WHAT TO DO => Quote all entries in full, exactly.

[Stored items]
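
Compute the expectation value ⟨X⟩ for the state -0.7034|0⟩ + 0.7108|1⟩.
-1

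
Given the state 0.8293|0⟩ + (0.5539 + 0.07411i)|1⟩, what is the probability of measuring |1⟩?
0.3123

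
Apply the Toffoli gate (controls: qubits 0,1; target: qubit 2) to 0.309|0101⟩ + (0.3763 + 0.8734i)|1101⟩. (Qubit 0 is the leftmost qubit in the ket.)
0.309|0101⟩ + (0.3763 + 0.8734i)|1111⟩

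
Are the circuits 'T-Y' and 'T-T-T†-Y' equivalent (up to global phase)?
Yes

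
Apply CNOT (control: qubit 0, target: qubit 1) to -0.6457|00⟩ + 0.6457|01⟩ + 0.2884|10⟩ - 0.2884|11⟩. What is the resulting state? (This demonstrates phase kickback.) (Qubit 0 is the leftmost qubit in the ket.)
-0.6457|00⟩ + 0.6457|01⟩ - 0.2884|10⟩ + 0.2884|11⟩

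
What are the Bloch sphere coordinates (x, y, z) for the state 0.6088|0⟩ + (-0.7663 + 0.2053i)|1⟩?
(-0.933, 0.25, -0.2587)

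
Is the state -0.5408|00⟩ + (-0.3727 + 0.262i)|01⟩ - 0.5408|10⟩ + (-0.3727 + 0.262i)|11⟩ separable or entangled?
Separable

Writing the state as a|00⟩ + b|01⟩ + c|10⟩ + d|11⟩, it is a product state iff ad − bc = 0.
Here (a, b, c, d) = (-0.5408, (-0.3727 + 0.262i), -0.5408, (-0.3727 + 0.262i)): ad − bc = (-0.5408)(-0.3727 + 0.262i) − (-0.3727 + 0.262i)(-0.5408) = 0, so the state is separable.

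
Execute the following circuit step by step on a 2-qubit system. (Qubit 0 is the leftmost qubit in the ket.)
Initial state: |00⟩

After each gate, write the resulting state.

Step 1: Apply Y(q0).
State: i|10⟩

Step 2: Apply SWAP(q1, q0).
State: i|01⟩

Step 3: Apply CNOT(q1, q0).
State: i|11⟩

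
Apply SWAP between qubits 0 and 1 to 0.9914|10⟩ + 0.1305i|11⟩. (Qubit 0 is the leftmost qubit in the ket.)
0.9914|01⟩ + 0.1305i|11⟩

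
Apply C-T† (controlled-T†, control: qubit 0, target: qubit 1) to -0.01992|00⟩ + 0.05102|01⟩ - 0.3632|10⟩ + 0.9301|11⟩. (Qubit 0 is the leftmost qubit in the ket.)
-0.01992|00⟩ + 0.05102|01⟩ - 0.3632|10⟩ + (0.6577 - 0.6577i)|11⟩

C-T† leaves the control-|0⟩ kets |00⟩, |01⟩ unchanged and applies T† to qubit 1 on the control-|1⟩ pair (|10⟩, |11⟩).
T† = [[1, 0], [0, (1/√2 - (1/√2)i)]].
With a = amp(|10⟩) = -0.3632 and b = amp(|11⟩) = 0.9301:
new amp(|10⟩) = (1)·a = -0.3632
new amp(|11⟩) = (1/√2 - (1/√2)i)·b = (0.6577 - 0.6577i)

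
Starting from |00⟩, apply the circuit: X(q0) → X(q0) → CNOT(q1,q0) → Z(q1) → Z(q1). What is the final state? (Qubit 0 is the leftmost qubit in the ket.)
|00⟩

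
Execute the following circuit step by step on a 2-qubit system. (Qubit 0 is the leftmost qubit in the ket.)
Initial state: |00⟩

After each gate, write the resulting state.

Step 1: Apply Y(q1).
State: i|01⟩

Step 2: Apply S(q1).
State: -|01⟩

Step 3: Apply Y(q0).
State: -i|11⟩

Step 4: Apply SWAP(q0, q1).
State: -i|11⟩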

ANSWER FOR THIS EXERCISE =>
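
Compute the expectation value ⟨X⟩ for the state -0.7034|0⟩ + 0.7108|1⟩.
-1

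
Given the state 0.8293|0⟩ + (0.5539 + 0.07411i)|1⟩, what is the probability of measuring |1⟩?
0.3123

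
Apply the Toffoli gate (controls: qubits 0,1; target: qubit 2) to 0.309|0101⟩ + (0.3763 + 0.8734i)|1101⟩. (Qubit 0 is the leftmost qubit in the ket.)
0.309|0101⟩ + (0.3763 + 0.8734i)|1111⟩

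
Are the circuits 'T-Y' and 'T-T-T†-Y' equivalent (up to global phase)?
Yes

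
Apply CNOT (control: qubit 0, target: qubit 1) to -0.6457|00⟩ + 0.6457|01⟩ + 0.2884|10⟩ - 0.2884|11⟩. What is the resulting state? (This demonstrates phase kickback.) (Qubit 0 is the leftmost qubit in the ket.)
-0.6457|00⟩ + 0.6457|01⟩ - 0.2884|10⟩ + 0.2884|11⟩

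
What are the Bloch sphere coordinates (x, y, z) for the state 0.6088|0⟩ + (-0.7663 + 0.2053i)|1⟩?
(-0.933, 0.25, -0.2587)

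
Is the state -0.5408|00⟩ + (-0.3727 + 0.262i)|01⟩ - 0.5408|10⟩ + (-0.3727 + 0.262i)|11⟩ separable or entangled?
Separable

Writing the state as a|00⟩ + b|01⟩ + c|10⟩ + d|11⟩, it is a product state iff ad − bc = 0.
Here (a, b, c, d) = (-0.5408, (-0.3727 + 0.262i), -0.5408, (-0.3727 + 0.262i)): ad − bc = (-0.5408)(-0.3727 + 0.262i) − (-0.3727 + 0.262i)(-0.5408) = 0, so the state is separable.

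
Execute the following circuit step by step on a 2-qubit system. (Qubit 0 is the leftmost qubit in the ket.)
Initial state: |00⟩

After each gate, write the resulting state.

Step 1: Apply Y(q0).
State: i|10⟩

Step 2: Apply SWAP(q1, q0).
State: i|01⟩

Step 3: Apply CNOT(q1, q0).
State: i|11⟩

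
Apply SWAP between qubits 0 and 1 to 0.9914|10⟩ + 0.1305i|11⟩. (Qubit 0 is the leftmost qubit in the ket.)
0.9914|01⟩ + 0.1305i|11⟩

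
Apply C-T† (controlled-T†, control: qubit 0, target: qubit 1) to -0.01992|00⟩ + 0.05102|01⟩ - 0.3632|10⟩ + 0.9301|11⟩. (Qubit 0 is the leftmost qubit in the ket.)
-0.01992|00⟩ + 0.05102|01⟩ - 0.3632|10⟩ + (0.6577 - 0.6577i)|11⟩

C-T† leaves the control-|0⟩ kets |00⟩, |01⟩ unchanged and applies T† to qubit 1 on the control-|1⟩ pair (|10⟩, |11⟩).
T† = [[1, 0], [0, (1/√2 - (1/√2)i)]].
With a = amp(|10⟩) = -0.3632 and b = amp(|11⟩) = 0.9301:
new amp(|10⟩) = (1)·a = -0.3632
new amp(|11⟩) = (1/√2 - (1/√2)i)·b = (0.6577 - 0.6577i)

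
Starting from |00⟩, apply the circuit: X(q0) → X(q0) → CNOT(q1,q0) → Z(q1) → Z(q1). What is the final state? (Qubit 0 is the leftmost qubit in the ket.)
|00⟩

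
Execute the following circuit step by step on a 2-qubit system. (Qubit 0 is the leftmost qubit in the ket.)
Initial state: |00⟩

After each gate, write the resulting state.

Step 1: Apply Y(q1).
State: i|01⟩

Step 2: Apply S(q1).
State: -|01⟩

Step 3: Apply Y(q0).
State: -i|11⟩

Step 4: Apply SWAP(q0, q1).
State: -i|11⟩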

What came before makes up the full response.